(Records drawn from a dataset)

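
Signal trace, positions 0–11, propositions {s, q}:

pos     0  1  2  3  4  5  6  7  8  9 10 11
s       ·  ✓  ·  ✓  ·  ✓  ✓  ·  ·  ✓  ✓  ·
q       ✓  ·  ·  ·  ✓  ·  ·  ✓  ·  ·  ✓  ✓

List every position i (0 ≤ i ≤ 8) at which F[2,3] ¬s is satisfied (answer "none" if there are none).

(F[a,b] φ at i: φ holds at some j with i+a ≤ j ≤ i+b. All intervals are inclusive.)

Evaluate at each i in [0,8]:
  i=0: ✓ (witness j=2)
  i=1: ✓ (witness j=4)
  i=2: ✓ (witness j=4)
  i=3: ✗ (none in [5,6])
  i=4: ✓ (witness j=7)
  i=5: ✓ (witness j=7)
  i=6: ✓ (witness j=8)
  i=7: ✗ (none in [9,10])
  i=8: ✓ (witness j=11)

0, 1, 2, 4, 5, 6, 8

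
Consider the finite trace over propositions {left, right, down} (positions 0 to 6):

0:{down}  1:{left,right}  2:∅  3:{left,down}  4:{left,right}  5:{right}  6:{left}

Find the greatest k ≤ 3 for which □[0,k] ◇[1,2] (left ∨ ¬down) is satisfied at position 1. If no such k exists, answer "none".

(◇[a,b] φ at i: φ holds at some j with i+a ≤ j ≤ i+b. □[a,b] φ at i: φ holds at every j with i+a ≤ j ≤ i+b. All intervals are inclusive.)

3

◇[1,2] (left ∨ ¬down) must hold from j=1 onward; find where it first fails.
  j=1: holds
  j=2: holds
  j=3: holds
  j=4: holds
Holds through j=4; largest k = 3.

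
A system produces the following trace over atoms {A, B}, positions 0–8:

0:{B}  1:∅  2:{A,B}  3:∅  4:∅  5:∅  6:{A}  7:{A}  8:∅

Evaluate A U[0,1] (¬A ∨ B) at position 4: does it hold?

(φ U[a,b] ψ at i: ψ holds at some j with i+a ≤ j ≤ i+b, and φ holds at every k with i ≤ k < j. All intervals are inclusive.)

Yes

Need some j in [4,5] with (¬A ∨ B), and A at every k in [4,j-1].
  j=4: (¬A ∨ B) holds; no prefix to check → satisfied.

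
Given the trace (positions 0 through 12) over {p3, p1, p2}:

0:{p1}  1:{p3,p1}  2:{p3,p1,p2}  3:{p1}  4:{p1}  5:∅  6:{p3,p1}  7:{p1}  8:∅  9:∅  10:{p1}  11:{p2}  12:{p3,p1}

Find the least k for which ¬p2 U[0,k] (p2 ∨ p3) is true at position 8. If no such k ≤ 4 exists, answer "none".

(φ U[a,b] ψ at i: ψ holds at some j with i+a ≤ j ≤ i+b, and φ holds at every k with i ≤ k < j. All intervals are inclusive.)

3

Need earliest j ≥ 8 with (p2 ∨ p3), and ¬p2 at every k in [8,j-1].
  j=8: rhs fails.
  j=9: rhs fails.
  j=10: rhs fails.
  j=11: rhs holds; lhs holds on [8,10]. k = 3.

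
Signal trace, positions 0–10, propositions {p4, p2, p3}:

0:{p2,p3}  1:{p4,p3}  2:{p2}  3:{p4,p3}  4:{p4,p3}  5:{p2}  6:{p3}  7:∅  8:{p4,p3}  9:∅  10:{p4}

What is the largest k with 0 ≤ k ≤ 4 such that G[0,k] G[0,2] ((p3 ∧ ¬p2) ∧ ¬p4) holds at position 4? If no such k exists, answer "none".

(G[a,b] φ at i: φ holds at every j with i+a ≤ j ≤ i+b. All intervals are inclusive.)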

--

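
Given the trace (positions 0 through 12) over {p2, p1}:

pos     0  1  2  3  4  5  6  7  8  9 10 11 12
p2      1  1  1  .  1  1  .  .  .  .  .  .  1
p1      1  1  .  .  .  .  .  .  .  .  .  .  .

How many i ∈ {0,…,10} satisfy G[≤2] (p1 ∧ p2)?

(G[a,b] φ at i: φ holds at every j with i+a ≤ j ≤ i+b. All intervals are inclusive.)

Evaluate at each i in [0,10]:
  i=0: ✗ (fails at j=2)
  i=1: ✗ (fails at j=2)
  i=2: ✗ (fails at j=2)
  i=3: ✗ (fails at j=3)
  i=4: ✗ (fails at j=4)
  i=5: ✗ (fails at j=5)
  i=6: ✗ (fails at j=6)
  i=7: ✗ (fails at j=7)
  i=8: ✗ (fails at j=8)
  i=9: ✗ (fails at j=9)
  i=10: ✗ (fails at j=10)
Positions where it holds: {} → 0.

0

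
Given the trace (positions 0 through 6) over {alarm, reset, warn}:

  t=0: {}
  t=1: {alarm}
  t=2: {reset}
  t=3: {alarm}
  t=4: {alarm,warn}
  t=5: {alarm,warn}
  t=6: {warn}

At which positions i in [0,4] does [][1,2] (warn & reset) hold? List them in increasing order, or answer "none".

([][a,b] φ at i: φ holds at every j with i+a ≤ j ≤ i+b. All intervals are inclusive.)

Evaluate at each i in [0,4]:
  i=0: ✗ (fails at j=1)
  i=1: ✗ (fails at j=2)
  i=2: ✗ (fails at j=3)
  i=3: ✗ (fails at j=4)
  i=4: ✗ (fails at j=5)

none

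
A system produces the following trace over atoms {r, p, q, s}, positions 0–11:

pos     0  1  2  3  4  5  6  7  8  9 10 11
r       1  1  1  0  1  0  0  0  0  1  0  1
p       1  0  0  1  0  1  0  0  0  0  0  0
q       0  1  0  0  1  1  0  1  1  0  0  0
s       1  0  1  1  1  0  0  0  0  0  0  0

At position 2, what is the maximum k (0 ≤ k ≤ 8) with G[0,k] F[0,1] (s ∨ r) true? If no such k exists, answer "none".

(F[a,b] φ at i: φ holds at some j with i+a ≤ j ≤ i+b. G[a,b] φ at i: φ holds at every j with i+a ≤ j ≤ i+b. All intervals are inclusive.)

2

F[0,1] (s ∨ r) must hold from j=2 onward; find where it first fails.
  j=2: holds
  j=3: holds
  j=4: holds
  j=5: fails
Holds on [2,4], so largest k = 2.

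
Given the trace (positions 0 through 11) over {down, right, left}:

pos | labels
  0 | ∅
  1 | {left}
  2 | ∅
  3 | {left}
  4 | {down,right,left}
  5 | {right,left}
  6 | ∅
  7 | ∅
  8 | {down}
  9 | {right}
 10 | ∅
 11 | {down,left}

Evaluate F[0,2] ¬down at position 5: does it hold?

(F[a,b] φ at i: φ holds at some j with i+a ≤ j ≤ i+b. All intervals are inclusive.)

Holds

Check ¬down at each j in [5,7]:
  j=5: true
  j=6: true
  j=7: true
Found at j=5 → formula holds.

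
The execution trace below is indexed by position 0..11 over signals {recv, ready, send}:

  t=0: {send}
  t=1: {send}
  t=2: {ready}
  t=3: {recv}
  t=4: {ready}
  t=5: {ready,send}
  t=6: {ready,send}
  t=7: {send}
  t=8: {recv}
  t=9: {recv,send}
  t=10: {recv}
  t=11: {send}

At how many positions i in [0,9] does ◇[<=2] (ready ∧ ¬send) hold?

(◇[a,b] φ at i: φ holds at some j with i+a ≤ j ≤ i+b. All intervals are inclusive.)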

==

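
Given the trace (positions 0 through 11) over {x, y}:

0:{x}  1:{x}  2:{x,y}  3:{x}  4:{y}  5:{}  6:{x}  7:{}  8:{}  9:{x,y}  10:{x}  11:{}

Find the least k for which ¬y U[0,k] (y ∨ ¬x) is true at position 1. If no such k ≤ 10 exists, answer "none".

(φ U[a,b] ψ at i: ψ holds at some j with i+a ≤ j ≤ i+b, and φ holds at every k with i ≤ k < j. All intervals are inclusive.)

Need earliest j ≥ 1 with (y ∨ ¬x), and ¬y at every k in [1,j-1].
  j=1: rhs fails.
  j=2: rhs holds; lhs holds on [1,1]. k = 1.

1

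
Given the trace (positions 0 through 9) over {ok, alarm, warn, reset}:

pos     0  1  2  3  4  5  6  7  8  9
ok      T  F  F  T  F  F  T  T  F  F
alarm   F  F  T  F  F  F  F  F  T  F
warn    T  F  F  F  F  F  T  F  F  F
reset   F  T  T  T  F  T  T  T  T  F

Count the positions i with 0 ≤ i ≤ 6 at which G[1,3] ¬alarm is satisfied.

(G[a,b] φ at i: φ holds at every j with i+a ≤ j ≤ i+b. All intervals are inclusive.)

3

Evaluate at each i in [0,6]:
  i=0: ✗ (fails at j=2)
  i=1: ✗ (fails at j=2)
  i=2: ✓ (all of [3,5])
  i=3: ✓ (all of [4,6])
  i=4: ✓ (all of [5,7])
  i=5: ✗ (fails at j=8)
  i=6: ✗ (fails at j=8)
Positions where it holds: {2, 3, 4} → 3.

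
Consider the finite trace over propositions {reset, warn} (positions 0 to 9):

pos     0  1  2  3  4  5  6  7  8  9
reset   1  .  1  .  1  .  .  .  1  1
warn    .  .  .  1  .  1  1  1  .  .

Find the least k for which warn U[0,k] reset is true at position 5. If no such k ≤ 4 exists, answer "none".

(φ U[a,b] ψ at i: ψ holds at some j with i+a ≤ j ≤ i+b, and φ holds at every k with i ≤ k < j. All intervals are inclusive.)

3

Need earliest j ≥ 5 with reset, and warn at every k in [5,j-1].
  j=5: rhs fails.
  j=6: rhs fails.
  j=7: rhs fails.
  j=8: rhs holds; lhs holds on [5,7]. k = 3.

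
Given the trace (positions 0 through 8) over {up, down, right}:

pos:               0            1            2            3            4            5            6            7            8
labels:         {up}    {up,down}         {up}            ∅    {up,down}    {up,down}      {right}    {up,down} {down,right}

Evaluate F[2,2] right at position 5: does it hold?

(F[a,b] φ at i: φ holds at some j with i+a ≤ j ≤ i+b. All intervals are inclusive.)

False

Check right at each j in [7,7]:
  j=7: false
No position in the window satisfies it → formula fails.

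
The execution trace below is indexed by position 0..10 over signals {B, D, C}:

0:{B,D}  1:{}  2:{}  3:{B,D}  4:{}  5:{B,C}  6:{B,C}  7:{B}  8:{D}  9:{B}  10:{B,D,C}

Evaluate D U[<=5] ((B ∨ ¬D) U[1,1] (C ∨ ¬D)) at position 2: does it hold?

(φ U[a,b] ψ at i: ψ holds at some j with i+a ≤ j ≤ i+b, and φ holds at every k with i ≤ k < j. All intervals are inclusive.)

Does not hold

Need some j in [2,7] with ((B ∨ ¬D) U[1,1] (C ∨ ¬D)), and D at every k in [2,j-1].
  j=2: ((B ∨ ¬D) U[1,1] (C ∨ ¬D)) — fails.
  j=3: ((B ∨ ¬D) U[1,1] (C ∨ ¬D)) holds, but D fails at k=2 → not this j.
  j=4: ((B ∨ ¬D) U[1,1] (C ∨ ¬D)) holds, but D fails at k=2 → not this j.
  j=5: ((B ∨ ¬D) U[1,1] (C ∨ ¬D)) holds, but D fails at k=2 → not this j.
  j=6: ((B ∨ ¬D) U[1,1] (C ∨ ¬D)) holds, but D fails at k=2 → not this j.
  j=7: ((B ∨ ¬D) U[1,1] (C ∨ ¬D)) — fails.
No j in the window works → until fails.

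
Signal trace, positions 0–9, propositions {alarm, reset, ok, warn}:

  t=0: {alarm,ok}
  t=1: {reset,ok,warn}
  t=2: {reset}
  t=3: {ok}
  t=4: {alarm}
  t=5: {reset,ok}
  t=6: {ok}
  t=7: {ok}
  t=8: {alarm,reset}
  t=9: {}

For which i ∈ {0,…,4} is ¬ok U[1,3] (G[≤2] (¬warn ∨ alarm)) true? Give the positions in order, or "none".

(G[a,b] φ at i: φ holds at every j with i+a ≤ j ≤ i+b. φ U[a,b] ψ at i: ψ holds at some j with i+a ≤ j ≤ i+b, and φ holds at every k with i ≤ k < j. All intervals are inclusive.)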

**WORK TO BE COMPLETED**
Please give an exact copy of the entries above, from the line with "Signal trace, positions 0–11, propositions" down to the line with "List every position", inclusive, and nothing else.

**TASK ANSWER**
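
Signal trace, positions 0–11, propositions {s, q}:

pos     0  1  2  3  4  5  6  7  8  9 10 11
s       ·  ✓  ·  ✓  ·  ✓  ✓  ·  ·  ✓  ✓  ·
q       ✓  ·  ·  ·  ✓  ·  ·  ✓  ·  ·  ✓  ✓

List every position i (0 ≤ i ≤ 8) at which F[2,3] ¬s is satisfied (answer "none" if there are none).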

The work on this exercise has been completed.